Top of SUPPLIED INFORMATION

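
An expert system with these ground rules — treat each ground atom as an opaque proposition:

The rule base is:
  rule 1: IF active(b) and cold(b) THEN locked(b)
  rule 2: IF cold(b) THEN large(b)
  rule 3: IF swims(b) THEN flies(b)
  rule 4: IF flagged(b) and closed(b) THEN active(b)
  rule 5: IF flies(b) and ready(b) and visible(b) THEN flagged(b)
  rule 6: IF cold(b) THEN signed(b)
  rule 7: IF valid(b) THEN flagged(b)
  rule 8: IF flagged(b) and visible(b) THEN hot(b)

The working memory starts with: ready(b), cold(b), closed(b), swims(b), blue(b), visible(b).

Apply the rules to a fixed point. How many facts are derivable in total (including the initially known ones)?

[1] rule 2 [IF cold(b) THEN large(b)]; rule 3 [IF swims(b) THEN flies(b)]; rule 6 [IF cold(b) THEN signed(b)]. ⇒ new: large(b), flies(b), signed(b).
[2] rule 5 [IF flies(b) and ready(b) and visible(b) THEN flagged(b)]. ⇒ new: flagged(b).
[3] rule 4 [IF flagged(b) and closed(b) THEN active(b)]; rule 8 [IF flagged(b) and visible(b) THEN hot(b)]. ⇒ new: active(b), hot(b).
[4] rule 1 [IF active(b) and cold(b) THEN locked(b)]. ⇒ new: locked(b).
Closure: {active(b), blue(b), closed(b), cold(b), flagged(b), flies(b), hot(b), large(b), locked(b), ready(b), signed(b), swims(b), visible(b)} — 13 facts.

13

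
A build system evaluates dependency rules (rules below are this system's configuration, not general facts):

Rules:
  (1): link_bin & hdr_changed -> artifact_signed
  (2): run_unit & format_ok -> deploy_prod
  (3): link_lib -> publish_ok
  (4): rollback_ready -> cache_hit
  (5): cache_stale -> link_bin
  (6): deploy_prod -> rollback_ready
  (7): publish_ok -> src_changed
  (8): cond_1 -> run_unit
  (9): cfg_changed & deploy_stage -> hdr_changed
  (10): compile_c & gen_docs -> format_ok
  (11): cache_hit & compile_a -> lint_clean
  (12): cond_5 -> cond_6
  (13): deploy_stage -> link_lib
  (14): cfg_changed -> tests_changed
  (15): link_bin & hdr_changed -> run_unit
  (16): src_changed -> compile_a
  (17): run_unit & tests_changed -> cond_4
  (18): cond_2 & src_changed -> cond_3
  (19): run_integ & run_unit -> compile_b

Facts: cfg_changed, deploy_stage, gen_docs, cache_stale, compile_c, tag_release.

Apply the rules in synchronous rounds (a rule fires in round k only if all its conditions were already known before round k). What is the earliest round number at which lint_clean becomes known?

Round 1 fires (5), (9), (10), (13), (14), giving link_bin, hdr_changed, format_ok, link_lib, tests_changed.
Round 2 fires (1), (3), (15), giving artifact_signed, publish_ok, run_unit.
Round 3 fires (2), (7), (17), giving deploy_prod, src_changed, cond_4.
Round 4 fires (6), (16), giving rollback_ready, compile_a.
Round 5 fires (4), giving cache_hit.
Round 6 fires (11), giving lint_clean.
lint_clean first appears in round 6.

6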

Bottom of SUPPLIED INFORMATION

From the line containing "(11): cache_hit & compile_a -> lint_clean" down to the line containing "(19): run_integ & run_unit -> compile_b" in the material above, reproduce every line exactly, including the two end lines.

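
  (11): cache_hit & compile_a -> lint_clean
  (12): cond_5 -> cond_6
  (13): deploy_stage -> link_lib
  (14): cfg_changed -> tests_changed
  (15): link_bin & hdr_changed -> run_unit
  (16): src_changed -> compile_a
  (17): run_unit & tests_changed -> cond_4
  (18): cond_2 & src_changed -> cond_3
  (19): run_integ & run_unit -> compile_b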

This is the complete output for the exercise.